◆ **THE TASK**:
Your answer should be only the lines below from the one with "Noor has a dental insurance plan." to the one with "coinsurance) reaches $3500", repeated exactly, ends included.

►

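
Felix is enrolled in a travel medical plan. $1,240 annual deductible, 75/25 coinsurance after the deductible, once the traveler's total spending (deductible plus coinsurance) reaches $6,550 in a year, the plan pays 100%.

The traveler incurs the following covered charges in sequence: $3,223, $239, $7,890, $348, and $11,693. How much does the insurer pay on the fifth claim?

Bill 1, $3,223: deductible takes $1,240, $1,983 remains; 25% of $1,983 = $495.75. Traveler owes $1,735.75 (running OOP $1,735.75). Plan pays $3,223 − $1,735.75 = $1,487.25.
Bill 2, $239: deductible already satisfied, so traveler's share is 25% × $239 = $59.75. Traveler pays $59.75; OOP now $1,795.50. Plan pays $239 − $59.75 = $179.25.
Bill 3, $7,890: deductible already satisfied, so traveler's share is 25% × $7,890 = $1,972.50. Traveler pays $1,972.50; OOP now $3,768. Insurer: $7,890 − $1,972.50 = $5,917.50.
Bill 4, $348: deductible met; 25% of $348 = $87. Traveler owes $87 (running OOP $3,855). Insurer: $348 − $87 = $261.
Bill 5, $11,693: deductible met; 25% of $11,693 = $2,923.25. That would push OOP to $6,778.25, over the $6,550 cap, so traveler pays $6,550 − $3,855 = $2,695. Plan pays $11,693 − $2,695 = $8,998.

$8,998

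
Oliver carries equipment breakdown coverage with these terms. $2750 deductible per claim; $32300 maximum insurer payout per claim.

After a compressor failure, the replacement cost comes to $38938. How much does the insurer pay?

$32300

Less the $2750 deductible: $38938 − $2750 = $36188.
The $32300 per-incident cap binds; insurer pays $32300.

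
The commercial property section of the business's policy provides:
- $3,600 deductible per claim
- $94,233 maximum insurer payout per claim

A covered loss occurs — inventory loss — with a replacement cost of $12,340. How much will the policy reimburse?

$8,740

After the deductible, $12,340 − $3,600 = $8,740 remains.
That's under the $94,233 cap, so the insurer reimburses the full $8,740.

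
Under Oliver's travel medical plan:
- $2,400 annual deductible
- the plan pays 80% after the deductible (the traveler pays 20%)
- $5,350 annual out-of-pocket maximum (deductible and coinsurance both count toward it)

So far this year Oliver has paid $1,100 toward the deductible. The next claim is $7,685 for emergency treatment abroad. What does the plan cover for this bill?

$5,108

Deductible still to meet: $2,400 − $1,100 = $1,300.
The remaining $6,385 (= $7,685 − $1,300) moves to coinsurance.
Coinsurance: $6,385 × 20% = $1,277.
Traveler responsibility before any cap: $1,300 + $1,277 = $2,577.
Year-to-date out-of-pocket becomes $1,100 + $2,577 = $3,677, still under the $5,350 maximum, so no cap applies.
The insurer covers the remainder: $7,685 − $2,577 = $5,108.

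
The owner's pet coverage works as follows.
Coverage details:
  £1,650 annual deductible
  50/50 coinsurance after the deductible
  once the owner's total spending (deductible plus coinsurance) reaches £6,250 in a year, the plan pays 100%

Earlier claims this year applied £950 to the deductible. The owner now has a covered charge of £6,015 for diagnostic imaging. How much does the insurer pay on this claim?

£2,657.50

£950 of the £1,650 deductible is already met, leaving £700.
The remaining £5,315 (= £6,015 − £700) moves to coinsurance.
Owner's 50% share of £5,315 is £2,657.50.
Owner responsibility before any cap: £700 + £2,657.50 = £3,357.50.
Cumulative spending £950 + £3,357.50 = £4,307.50 stays under the £6,250 maximum.
Insurer pays the balance: £6,015 − £3,357.50 = £2,657.50.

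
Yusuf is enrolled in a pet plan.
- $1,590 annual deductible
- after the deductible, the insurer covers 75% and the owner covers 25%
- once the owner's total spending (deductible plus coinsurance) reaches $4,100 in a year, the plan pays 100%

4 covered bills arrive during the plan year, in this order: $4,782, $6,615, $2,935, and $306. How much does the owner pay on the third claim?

Claim 1 — $4,782: deductible takes $1,590, $3,192 remains; owner's 25% is $798. Owner owes $2,388 (running OOP $2,388).
Claim 2 — $6,615: deductible met; 25% of $6,615 = $1,653.75. Owner pays $1,653.75; OOP now $4,041.75.
Claim 3 — $2,935: deductible already satisfied, so owner's share is 25% × $2,935 = $733.75. OOP would hit $4,775.50 > $4,100, so the cap limits the owner to $4,100 − $4,041.75 = $58.25.

$58.25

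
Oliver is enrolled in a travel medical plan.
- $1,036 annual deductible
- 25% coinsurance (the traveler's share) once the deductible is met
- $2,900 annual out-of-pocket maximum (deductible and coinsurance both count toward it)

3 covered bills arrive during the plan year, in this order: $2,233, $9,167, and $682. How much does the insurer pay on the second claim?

Claim 1 — $2,233: deductible takes $1,036, $1,197 remains; 25% of $1,197 = $299.25. Traveler owes $1,335.25 (running OOP $1,335.25). Insurer: $2,233 − $1,335.25 = $897.75.
Claim 2 — $9,167: deductible met; 25% of $9,167 = $2,291.75. Adding that to $1,335.25 gives $3,627, past the $2,900 cap; traveler pays only $2,900 − $1,335.25 = $1,564.75. Plan pays $9,167 − $1,564.75 = $7,602.25.

$7,602.25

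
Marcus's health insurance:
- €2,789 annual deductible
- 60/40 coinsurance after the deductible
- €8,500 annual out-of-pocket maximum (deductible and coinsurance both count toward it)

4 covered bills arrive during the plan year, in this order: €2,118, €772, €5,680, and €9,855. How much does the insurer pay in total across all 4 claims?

Claim 1 — €2,118: entire amount goes to the deductible. Patient owes €2,118 (running OOP €2,118). Insurer: €2,118 − €2,118 = €0.
Claim 2 — €772: deductible takes €671, €101 remains; coinsurance €101 × 40% = €40.40. Cost to patient: €711.40. OOP to date €2,829.40. Insurer: €772 − €711.40 = €60.60.
Claim 3 — €5,680: 40% coinsurance on €5,680 = €2,272. Patient owes €2,272 (running OOP €5,101.40). Insurer: €5,680 − €2,272 = €3,408.
Claim 4 — €9,855: 40% coinsurance on €9,855 = €3,942. Adding that to €5,101.40 gives €9,043.40, past the €8,500 cap; patient pays only €8,500 − €5,101.40 = €3,398.60. Plan pays €9,855 − €3,398.60 = €6,456.40.
Insurer total = bills − patient's total = €18,425 − €8,500 = €9,925.

€9,925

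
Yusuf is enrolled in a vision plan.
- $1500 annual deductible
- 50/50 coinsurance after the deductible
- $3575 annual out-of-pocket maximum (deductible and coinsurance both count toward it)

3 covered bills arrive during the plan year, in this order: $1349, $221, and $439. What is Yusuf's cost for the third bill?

$219.50

Bill 1, $1349: entire amount goes to the deductible. Member owes $1349 (running OOP $1349).
Bill 2, $221: $151 to deductible, leaving $70; member's 50% is $35. Cost to member: $186. OOP to date $1535.
Bill 3, $439: 50% coinsurance on $439 = $219.50. Member owes $219.50 (running OOP $1754.50).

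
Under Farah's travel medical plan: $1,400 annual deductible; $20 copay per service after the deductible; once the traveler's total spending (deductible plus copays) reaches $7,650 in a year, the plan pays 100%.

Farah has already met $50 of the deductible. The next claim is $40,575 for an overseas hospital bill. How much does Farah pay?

$1,370

Deductible still to meet: $1,400 − $50 = $1,350.
That leaves $40,575 − $1,350 = $39,225 for the copay.
Copay on this service: $20.
That puts the traveler's cost at $1,350 + $20 = $1,370 before any cap.
Year-to-date out-of-pocket becomes $50 + $1,370 = $1,420, still under the $7,650 maximum, so no cap applies.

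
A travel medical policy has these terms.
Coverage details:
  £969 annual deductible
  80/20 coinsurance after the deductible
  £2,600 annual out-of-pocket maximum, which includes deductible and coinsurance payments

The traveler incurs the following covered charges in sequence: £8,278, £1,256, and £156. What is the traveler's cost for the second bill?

Claim 1 — £8,278: £969 finishes the deductible; £7,309 goes to coinsurance; 20% of £7,309 = £1,461.80. Traveler pays £2,430.80; OOP now £2,430.80.
Claim 2 — £1,256: 20% coinsurance on £1,256 = £251.20. That would push OOP to £2,682, over the £2,600 cap, so traveler pays £2,600 − £2,430.80 = £169.20.

£169.20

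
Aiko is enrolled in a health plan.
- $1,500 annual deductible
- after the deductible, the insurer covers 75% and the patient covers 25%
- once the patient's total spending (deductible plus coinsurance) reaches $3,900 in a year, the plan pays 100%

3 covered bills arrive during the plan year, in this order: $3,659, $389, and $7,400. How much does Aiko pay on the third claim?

$1,763

Bill 1, $3,659: $1,500 finishes the deductible; $2,159 goes to coinsurance; 25% of $2,159 = $539.75. Patient owes $2,039.75 (running OOP $2,039.75).
Bill 2, $389: deductible already satisfied, so patient's share is 25% × $389 = $97.25. Patient owes $97.25 (running OOP $2,137).
Bill 3, $7,400: 25% coinsurance on $7,400 = $1,850. That would push OOP to $3,987, over the $3,900 cap, so patient pays $3,900 − $2,137 = $1,763.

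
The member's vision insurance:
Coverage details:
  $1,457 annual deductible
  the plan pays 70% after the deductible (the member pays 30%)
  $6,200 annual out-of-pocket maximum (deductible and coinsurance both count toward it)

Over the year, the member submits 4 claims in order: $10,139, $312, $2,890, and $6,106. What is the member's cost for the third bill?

$867

Claim 1 — $10,139: $1,457 to deductible, leaving $8,682; member's 30% is $2,604.60. Cost to member: $4,061.60. OOP to date $4,061.60.
Claim 2 — $312: 30% coinsurance on $312 = $93.60. Member owes $93.60 (running OOP $4,155.20).
Claim 3 — $2,890: deductible met; 30% of $2,890 = $867. Cost to member: $867. OOP to date $5,022.20.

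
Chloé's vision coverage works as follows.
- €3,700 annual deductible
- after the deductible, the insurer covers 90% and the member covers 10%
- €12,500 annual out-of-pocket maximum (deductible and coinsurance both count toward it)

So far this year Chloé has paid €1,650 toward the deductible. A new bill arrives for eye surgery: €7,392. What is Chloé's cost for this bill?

€2,584.20

Deductible still to meet: €3,700 − €1,650 = €2,050.
After the €2,050 deductible portion, €7,392 − €2,050 = €5,342 is subject to coinsurance.
10% of €5,342 = €534.20 falls to the member.
That puts the member's cost at €2,050 + €534.20 = €2,584.20 before any cap.
Year-to-date out-of-pocket becomes €1,650 + €2,584.20 = €4,234.20, still under the €12,500 maximum, so no cap applies.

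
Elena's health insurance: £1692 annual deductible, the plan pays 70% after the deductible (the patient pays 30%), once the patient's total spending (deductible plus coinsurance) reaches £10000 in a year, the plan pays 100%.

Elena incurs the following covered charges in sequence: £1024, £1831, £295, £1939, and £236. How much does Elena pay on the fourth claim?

Claim 1 — £1024: fully absorbed by the deductible. Patient owes £1024 (running OOP £1024).
Claim 2 — £1831: £668 finishes the deductible; £1163 goes to coinsurance; coinsurance £1163 × 30% = £348.90. Cost to patient: £1016.90. OOP to date £2040.90.
Claim 3 — £295: deductible already satisfied, so patient's share is 30% × £295 = £88.50. Patient pays £88.50; OOP now £2129.40.
Claim 4 — £1939: deductible already satisfied, so patient's share is 30% × £1939 = £581.70. Cost to patient: £581.70. OOP to date £2711.10.

£581.70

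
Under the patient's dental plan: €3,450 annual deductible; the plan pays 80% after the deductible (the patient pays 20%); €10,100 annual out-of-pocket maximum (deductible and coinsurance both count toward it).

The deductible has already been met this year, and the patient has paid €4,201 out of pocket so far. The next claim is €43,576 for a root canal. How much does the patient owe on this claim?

With the deductible met, the entire €43,576 is subject to coinsurance.
Coinsurance: €43,576 × 20% = €8,715.20.
That would bring total out-of-pocket to €12,916.20, past the €10,100 cap. The patient is capped at €10,100 − €4,201 = €5,899 on this claim.

€5,899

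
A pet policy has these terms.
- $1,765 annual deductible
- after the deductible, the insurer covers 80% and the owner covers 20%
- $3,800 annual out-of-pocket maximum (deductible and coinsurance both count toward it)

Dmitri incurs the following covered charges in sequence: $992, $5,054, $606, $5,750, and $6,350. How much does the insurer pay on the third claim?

#1 ($992): fully absorbed by the deductible. Owner owes $992 (running OOP $992). Insurer: $992 − $992 = $0.
#2 ($5,054): $773 to deductible, leaving $4,281; 20% of $4,281 = $856.20. Cost to owner: $1,629.20. OOP to date $2,621.20. Plan pays $5,054 − $1,629.20 = $3,424.80.
#3 ($606): deductible met; 20% of $606 = $121.20. Cost to owner: $121.20. OOP to date $2,742.40. Plan pays $606 − $121.20 = $484.80.

$484.80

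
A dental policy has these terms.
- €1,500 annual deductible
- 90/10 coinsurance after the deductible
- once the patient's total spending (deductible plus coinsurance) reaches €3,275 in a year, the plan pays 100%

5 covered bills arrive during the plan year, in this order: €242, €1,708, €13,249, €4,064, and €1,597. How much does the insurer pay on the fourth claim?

€3,658.90

Bill 1, €242: all of it applies to the deductible. Patient pays €242; OOP now €242. Insurer: €242 − €242 = €0.
Bill 2, €1,708: €1,258 finishes the deductible; €450 goes to coinsurance; patient's 10% is €45. Cost to patient: €1,303. OOP to date €1,545. Plan pays €1,708 − €1,303 = €405.
Bill 3, €13,249: deductible met; 10% of €13,249 = €1,324.90. Patient owes €1,324.90 (running OOP €2,869.90). Plan pays €13,249 − €1,324.90 = €11,924.10.
Bill 4, €4,064: deductible already satisfied, so patient's share is 10% × €4,064 = €406.40. OOP would hit €3,276.30 > €3,275, so the cap limits the patient to €3,275 − €2,869.90 = €405.10. Insurer: €4,064 − €405.10 = €3,658.90.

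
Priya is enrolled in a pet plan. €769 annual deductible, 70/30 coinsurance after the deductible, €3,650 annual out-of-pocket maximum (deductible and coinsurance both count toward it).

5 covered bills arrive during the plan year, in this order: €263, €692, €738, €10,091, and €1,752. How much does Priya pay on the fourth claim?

€2,603.80

#1 (€263): entire amount goes to the deductible. Owner pays €263; OOP now €263.
#2 (€692): deductible takes €506, €186 remains; 30% of €186 = €55.80. Owner owes €561.80 (running OOP €824.80).
#3 (€738): deductible met; 30% of €738 = €221.40. Owner owes €221.40 (running OOP €1,046.20).
#4 (€10,091): deductible met; 30% of €10,091 = €3,027.30. Adding that to €1,046.20 gives €4,073.50, past the €3,650 cap; owner pays only €3,650 − €1,046.20 = €2,603.80.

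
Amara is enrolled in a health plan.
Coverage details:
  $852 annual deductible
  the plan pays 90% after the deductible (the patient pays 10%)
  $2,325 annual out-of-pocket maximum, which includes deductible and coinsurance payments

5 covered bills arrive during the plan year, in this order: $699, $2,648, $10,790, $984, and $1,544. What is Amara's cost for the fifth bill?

Claim 1 — $699: all of it applies to the deductible. Patient pays $699; OOP now $699.
Claim 2 — $2,648: deductible takes $153, $2,495 remains; 10% of $2,495 = $249.50. Patient pays $402.50; OOP now $1,101.50.
Claim 3 — $10,790: deductible met; 10% of $10,790 = $1,079. Cost to patient: $1,079. OOP to date $2,180.50.
Claim 4 — $984: deductible met; 10% of $984 = $98.40. Patient owes $98.40 (running OOP $2,278.90).
Claim 5 — $1,544: 10% coinsurance on $1,544 = $154.40. Adding that to $2,278.90 gives $2,433.30, past the $2,325 cap; patient pays only $2,325 − $2,278.90 = $46.10.

$46.10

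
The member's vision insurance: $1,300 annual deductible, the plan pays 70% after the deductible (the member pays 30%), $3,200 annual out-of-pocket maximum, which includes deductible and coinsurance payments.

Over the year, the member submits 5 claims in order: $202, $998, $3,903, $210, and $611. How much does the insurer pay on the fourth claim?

$147

Bill 1, $202: all of it applies to the deductible. Member pays $202; OOP now $202. Insurer: $202 − $202 = $0.
Bill 2, $998: fully absorbed by the deductible. Member pays $998; OOP now $1,200. Plan pays $998 − $998 = $0.
Bill 3, $3,903: $100 to deductible, leaving $3,803; 30% of $3,803 = $1,140.90. Cost to member: $1,240.90. OOP to date $2,440.90. Plan pays $3,903 − $1,240.90 = $2,662.10.
Bill 4, $210: deductible met; 30% of $210 = $63. Member owes $63 (running OOP $2,503.90). Insurer: $210 − $63 = $147.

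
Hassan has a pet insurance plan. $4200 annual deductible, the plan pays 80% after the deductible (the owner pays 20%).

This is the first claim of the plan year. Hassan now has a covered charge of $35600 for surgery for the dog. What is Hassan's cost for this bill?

The full $4200 deductible is still open; $4200 of this bill applies to it.
After the $4200 deductible portion, $35600 − $4200 = $31400 is subject to coinsurance.
Owner's 20% share of $31400 is $6280.
Owner responsibility: $4200 + $6280 = $10480.

$10480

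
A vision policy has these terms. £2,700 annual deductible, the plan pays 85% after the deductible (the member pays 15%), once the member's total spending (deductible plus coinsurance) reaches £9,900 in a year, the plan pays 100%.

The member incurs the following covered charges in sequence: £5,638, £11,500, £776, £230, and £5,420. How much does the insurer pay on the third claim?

Claim 1 — £5,638: deductible takes £2,700, £2,938 remains; 15% of £2,938 = £440.70. Member owes £3,140.70 (running OOP £3,140.70). Insurer: £5,638 − £3,140.70 = £2,497.30.
Claim 2 — £11,500: 15% coinsurance on £11,500 = £1,725. Cost to member: £1,725. OOP to date £4,865.70. Insurer: £11,500 − £1,725 = £9,775.
Claim 3 — £776: deductible already satisfied, so member's share is 15% × £776 = £116.40. Member owes £116.40 (running OOP £4,982.10). Insurer: £776 − £116.40 = £659.60.

£659.60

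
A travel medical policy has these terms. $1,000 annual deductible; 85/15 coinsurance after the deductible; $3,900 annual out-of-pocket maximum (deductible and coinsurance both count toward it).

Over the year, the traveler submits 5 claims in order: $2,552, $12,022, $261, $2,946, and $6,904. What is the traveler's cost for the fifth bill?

#1 ($2,552): $1,000 to deductible, leaving $1,552; traveler's 15% is $232.80. Traveler owes $1,232.80 (running OOP $1,232.80).
#2 ($12,022): deductible already satisfied, so traveler's share is 15% × $12,022 = $1,803.30. Traveler owes $1,803.30 (running OOP $3,036.10).
#3 ($261): deductible already satisfied, so traveler's share is 15% × $261 = $39.15. Traveler owes $39.15 (running OOP $3,075.25).
#4 ($2,946): deductible already satisfied, so traveler's share is 15% × $2,946 = $441.90. Traveler owes $441.90 (running OOP $3,517.15).
#5 ($6,904): 15% coinsurance on $6,904 = $1,035.60. OOP would hit $4,552.75 > $3,900, so the cap limits the traveler to $3,900 − $3,517.15 = $382.85.

$382.85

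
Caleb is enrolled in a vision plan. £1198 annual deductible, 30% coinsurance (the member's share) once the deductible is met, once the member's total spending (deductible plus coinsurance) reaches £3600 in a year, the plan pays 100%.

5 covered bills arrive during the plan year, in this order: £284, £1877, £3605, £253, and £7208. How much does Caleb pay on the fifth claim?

Bill 1, £284: all of it applies to the deductible. Cost to member: £284. OOP to date £284.
Bill 2, £1877: £914 finishes the deductible; £963 goes to coinsurance; member's 30% is £288.90. Cost to member: £1202.90. OOP to date £1486.90.
Bill 3, £3605: deductible already satisfied, so member's share is 30% × £3605 = £1081.50. Member pays £1081.50; OOP now £2568.40.
Bill 4, £253: deductible already satisfied, so member's share is 30% × £253 = £75.90. Member pays £75.90; OOP now £2644.30.
Bill 5, £7208: deductible met; 30% of £7208 = £2162.40. That would push OOP to £4806.70, over the £3600 cap, so member pays £3600 − £2644.30 = £955.70.

£955.70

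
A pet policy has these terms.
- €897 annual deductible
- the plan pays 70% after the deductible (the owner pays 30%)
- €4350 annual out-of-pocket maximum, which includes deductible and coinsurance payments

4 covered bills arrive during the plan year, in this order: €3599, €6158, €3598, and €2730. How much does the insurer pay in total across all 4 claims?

€11735

Bill 1, €3599: €897 finishes the deductible; €2702 goes to coinsurance; coinsurance €2702 × 30% = €810.60. Owner pays €1707.60; OOP now €1707.60. Insurer: €3599 − €1707.60 = €1891.40.
Bill 2, €6158: deductible met; 30% of €6158 = €1847.40. Cost to owner: €1847.40. OOP to date €3555. Plan pays €6158 − €1847.40 = €4310.60.
Bill 3, €3598: 30% coinsurance on €3598 = €1079.40. Adding that to €3555 gives €4634.40, past the €4350 cap; owner pays only €4350 − €3555 = €795. Insurer: €3598 − €795 = €2803.
Bill 4, €2730: deductible already satisfied, so owner's share is 30% × €2730 = €819. Adding that to €4350 gives €5169, past the €4350 cap; owner pays only €4350 − €4350 = €0. Insurer: €2730 − €0 = €2730.
Insurer total = bills − owner's total = €16085 − €4350 = €11735.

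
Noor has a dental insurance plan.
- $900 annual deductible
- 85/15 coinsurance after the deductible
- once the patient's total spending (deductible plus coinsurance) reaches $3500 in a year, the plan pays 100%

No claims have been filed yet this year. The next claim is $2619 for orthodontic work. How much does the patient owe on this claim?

$1157.85

Nothing has been paid toward the $900 deductible, so the first $900 of this charge is applied there.
The remaining $1719 (= $2619 − $900) moves to coinsurance.
15% of $1719 = $257.85 falls to the patient.
So the patient owes $900 + $257.85 = $1157.85 before any cap.
Year-to-date out-of-pocket becomes $0 + $1157.85 = $1157.85, still under the $3500 maximum, so no cap applies.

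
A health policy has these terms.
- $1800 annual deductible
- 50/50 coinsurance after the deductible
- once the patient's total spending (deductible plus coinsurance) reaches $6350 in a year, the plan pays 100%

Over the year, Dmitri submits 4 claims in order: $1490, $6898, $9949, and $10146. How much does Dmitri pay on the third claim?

Claim 1 ($1490): all of it applies to the deductible. Patient owes $1490 (running OOP $1490).
Claim 2 ($6898): $310 to deductible, leaving $6588; 50% of $6588 = $3294. Cost to patient: $3604. OOP to date $5094.
Claim 3 ($9949): deductible met; 50% of $9949 = $4974.50. That would push OOP to $10068.50, over the $6350 cap, so patient pays $6350 − $5094 = $1256.

$1256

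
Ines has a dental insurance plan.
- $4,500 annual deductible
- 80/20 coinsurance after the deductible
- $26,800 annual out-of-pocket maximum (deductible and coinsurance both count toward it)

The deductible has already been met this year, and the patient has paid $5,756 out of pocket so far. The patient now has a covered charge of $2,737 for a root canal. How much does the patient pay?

The deductible is already satisfied, so the full bill goes to coinsurance.
20% of $2,737 = $547.40 falls to the patient.
Cumulative spending $5,756 + $547.40 = $6,303.40 stays under the $26,800 maximum.

$547.40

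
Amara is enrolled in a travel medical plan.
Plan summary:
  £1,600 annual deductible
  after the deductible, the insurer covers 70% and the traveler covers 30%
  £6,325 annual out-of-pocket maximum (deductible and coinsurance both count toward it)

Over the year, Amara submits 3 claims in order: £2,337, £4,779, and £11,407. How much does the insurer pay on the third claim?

£8,336.80

#1 (£2,337): £1,600 to deductible, leaving £737; coinsurance £737 × 30% = £221.10. Traveler pays £1,821.10; OOP now £1,821.10. Plan pays £2,337 − £1,821.10 = £515.90.
#2 (£4,779): 30% coinsurance on £4,779 = £1,433.70. Cost to traveler: £1,433.70. OOP to date £3,254.80. Plan pays £4,779 − £1,433.70 = £3,345.30.
#3 (£11,407): 30% coinsurance on £11,407 = £3,422.10. Adding that to £3,254.80 gives £6,676.90, past the £6,325 cap; traveler pays only £6,325 − £3,254.80 = £3,070.20. Insurer: £11,407 − £3,070.20 = £8,336.80.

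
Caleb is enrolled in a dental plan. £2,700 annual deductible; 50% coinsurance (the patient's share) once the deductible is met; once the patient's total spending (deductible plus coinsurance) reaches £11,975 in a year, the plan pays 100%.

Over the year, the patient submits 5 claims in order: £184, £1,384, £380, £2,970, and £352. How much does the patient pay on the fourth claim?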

◄

◆ **SOLUTION TO THE EXERCISE**:
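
Noor has a dental insurance plan.
- $900 annual deductible
- 85/15 coinsurance after the deductible
- once the patient's total spending (deductible plus coinsurance) reaches $3500 in a year, the plan pays 100%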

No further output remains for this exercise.